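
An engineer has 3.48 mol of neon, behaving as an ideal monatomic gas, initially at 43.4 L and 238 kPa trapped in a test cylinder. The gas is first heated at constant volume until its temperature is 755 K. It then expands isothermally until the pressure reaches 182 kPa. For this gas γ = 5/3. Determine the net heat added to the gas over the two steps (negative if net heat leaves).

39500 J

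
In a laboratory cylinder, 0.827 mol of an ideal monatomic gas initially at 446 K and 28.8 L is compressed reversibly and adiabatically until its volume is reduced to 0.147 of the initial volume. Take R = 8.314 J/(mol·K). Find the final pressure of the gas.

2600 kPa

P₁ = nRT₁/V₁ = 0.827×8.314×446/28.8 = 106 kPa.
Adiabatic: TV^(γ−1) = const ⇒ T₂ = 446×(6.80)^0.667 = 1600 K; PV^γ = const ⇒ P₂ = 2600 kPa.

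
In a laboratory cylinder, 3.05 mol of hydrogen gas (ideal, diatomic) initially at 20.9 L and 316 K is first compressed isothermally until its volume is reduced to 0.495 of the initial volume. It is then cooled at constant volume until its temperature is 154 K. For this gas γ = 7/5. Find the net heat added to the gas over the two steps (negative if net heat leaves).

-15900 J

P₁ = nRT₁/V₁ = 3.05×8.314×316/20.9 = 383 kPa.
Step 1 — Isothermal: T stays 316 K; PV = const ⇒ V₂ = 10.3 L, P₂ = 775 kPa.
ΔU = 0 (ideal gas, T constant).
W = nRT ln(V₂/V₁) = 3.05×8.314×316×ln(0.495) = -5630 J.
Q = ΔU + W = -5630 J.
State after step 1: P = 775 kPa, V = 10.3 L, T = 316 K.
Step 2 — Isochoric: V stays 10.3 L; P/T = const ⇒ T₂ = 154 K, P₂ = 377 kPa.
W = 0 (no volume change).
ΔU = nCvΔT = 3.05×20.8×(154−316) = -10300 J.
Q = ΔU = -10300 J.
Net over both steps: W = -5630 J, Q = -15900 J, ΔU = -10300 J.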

**What you have to do:**
The entries are to be transcribed exactly, each line in full.

**Answer box:**
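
An engineer has 3.48 mol of neon, behaving as an ideal monatomic gas, initially at 43.4 L and 238 kPa trapped in a test cylinder. The gas is first heated at constant volume until its temperature is 755 K. It then expands isothermally until the pressure reaches 182 kPa. For this gas γ = 5/3. Determine the net heat added to the gas over the two steps (negative if net heat leaves).

39500 J

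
In a laboratory cylinder, 0.827 mol of an ideal monatomic gas initially at 446 K and 28.8 L is compressed reversibly and adiabatically until its volume is reduced to 0.147 of the initial volume. Take R = 8.314 J/(mol·K). Find the final pressure of the gas.

2600 kPa

P₁ = nRT₁/V₁ = 0.827×8.314×446/28.8 = 106 kPa.
Adiabatic: TV^(γ−1) = const ⇒ T₂ = 446×(6.80)^0.667 = 1600 K; PV^γ = const ⇒ P₂ = 2600 kPa.

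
In a laboratory cylinder, 3.05 mol of hydrogen gas (ideal, diatomic) initially at 20.9 L and 316 K is first compressed isothermally until its volume is reduced to 0.495 of the initial volume. It is then cooled at constant volume until its temperature is 154 K. For this gas γ = 7/5. Find the net heat added to the gas over the two steps (negative if net heat leaves).

-15900 J

P₁ = nRT₁/V₁ = 3.05×8.314×316/20.9 = 383 kPa.
Step 1 — Isothermal: T stays 316 K; PV = const ⇒ V₂ = 10.3 L, P₂ = 775 kPa.
ΔU = 0 (ideal gas, T constant).
W = nRT ln(V₂/V₁) = 3.05×8.314×316×ln(0.495) = -5630 J.
Q = ΔU + W = -5630 J.
State after step 1: P = 775 kPa, V = 10.3 L, T = 316 K.
Step 2 — Isochoric: V stays 10.3 L; P/T = const ⇒ T₂ = 154 K, P₂ = 377 kPa.
W = 0 (no volume change).
ΔU = nCvΔT = 3.05×20.8×(154−316) = -10300 J.
Q = ΔU = -10300 J.
Net over both steps: W = -5630 J, Q = -15900 J, ΔU = -10300 J.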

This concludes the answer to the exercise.